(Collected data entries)
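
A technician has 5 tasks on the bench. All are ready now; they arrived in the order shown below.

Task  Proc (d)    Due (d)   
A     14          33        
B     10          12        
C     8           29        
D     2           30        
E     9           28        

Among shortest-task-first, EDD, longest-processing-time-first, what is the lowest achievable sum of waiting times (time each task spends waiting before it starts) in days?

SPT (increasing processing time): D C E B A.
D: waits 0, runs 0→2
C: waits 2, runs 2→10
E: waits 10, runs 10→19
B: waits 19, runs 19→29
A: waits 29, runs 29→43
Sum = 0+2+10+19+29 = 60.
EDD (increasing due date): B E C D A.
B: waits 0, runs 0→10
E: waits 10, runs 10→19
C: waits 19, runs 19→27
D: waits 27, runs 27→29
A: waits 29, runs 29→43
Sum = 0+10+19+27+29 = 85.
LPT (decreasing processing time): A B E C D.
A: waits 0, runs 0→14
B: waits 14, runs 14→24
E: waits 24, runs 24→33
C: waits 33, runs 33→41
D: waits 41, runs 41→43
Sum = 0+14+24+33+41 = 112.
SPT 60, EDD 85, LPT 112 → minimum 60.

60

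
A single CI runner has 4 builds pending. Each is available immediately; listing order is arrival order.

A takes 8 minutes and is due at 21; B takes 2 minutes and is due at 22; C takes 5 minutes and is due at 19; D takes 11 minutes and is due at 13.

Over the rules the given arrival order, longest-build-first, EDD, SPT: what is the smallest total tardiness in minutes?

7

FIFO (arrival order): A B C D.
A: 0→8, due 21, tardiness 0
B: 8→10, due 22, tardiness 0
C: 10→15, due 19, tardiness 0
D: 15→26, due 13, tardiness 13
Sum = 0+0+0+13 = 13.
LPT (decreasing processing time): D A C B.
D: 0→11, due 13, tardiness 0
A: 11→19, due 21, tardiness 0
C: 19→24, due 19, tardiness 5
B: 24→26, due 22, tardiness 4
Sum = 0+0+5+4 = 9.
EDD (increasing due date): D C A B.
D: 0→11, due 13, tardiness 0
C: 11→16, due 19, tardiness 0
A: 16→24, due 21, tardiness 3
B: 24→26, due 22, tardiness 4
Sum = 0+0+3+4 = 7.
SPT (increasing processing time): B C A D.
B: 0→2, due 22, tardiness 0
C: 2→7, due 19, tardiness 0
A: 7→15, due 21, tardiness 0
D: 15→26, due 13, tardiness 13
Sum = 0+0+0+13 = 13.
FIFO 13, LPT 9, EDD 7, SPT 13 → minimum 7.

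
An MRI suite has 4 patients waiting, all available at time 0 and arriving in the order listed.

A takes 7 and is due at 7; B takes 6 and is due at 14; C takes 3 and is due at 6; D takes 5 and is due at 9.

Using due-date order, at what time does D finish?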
* * *
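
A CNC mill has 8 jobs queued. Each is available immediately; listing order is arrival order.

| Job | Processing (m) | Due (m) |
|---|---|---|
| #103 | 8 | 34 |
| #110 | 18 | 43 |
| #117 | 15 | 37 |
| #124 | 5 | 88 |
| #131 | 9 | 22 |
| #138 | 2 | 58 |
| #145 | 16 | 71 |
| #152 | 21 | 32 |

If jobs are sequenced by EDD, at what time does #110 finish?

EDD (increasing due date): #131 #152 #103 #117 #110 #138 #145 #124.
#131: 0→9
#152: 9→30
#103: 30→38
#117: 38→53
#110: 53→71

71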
...
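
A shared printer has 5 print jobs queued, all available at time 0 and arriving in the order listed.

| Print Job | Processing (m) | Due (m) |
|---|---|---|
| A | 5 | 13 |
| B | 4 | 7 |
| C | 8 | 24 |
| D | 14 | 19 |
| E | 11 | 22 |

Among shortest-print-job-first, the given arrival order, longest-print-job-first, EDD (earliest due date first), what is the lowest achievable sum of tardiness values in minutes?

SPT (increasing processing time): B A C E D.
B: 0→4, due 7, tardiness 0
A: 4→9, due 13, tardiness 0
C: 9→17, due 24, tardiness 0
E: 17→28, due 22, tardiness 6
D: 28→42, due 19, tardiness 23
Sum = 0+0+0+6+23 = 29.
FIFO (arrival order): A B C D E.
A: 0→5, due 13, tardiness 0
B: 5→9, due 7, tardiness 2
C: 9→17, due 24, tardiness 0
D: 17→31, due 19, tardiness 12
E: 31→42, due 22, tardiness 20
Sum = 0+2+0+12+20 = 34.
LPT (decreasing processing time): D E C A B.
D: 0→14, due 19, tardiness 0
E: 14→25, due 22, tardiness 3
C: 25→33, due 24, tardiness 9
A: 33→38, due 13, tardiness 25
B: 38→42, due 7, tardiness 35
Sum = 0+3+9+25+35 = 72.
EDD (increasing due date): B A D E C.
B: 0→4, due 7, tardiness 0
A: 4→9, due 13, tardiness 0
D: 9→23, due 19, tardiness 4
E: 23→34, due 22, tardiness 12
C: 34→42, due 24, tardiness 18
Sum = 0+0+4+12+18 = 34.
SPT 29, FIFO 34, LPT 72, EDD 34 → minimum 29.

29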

> **Assignment**
Copy out each line of the data above, exactly, if it lies between the line holding "#110 | 18 | 43 |" and the line holding "#152 | 21 | 32 |", inclusive; copy no other line.

> **Response to this exercise**
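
| #110 | 18 | 43 |
| #117 | 15 | 37 |
| #124 | 5 | 88 |
| #131 | 9 | 22 |
| #138 | 2 | 58 |
| #145 | 16 | 71 |
| #152 | 21 | 32 |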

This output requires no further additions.